* _THE TASK_: Print every entry exactly as written.

* _PROVIDED RECORDS_:
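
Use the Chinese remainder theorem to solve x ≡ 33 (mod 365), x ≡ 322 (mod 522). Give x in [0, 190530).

69748

Write x = 33 + 365·k. Then 365·k ≡ 322 − 33 ≡ 289 (mod 522).
Need 365⁻¹ mod 522. Extended Euclid on (522, 365):
522 = 1×365 + 157
365 = 2×157 + 51
157 = 3×51 + 4
51 = 12×4 + 3
4 = 1×3 + 1
3 = 3×1 + 0
Back-substitute:
1 = 4 − 3
1 = −51 + 13·4
1 = 13·157 − 40·51
1 = −40·365 + 93·157
1 = 93·522 − 133·365
365⁻¹ ≡ 389 (mod 522), so k ≡ 389·289 ≡ 191 (mod 522).
x = 33 + 365·191 = 69748.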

* _YOUR RESPONSE_:
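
Use the Chinese remainder theorem to solve x ≡ 33 (mod 365), x ≡ 322 (mod 522). Give x in [0, 190530).

69748

Write x = 33 + 365·k. Then 365·k ≡ 322 − 33 ≡ 289 (mod 522).
Need 365⁻¹ mod 522. Extended Euclid on (522, 365):
522 = 1×365 + 157
365 = 2×157 + 51
157 = 3×51 + 4
51 = 12×4 + 3
4 = 1×3 + 1
3 = 3×1 + 0
Back-substitute:
1 = 4 − 3
1 = −51 + 13·4
1 = 13·157 − 40·51
1 = −40·365 + 93·157
1 = 93·522 − 133·365
365⁻¹ ≡ 389 (mod 522), so k ≡ 389·289 ≡ 191 (mod 522).
x = 33 + 365·191 = 69748.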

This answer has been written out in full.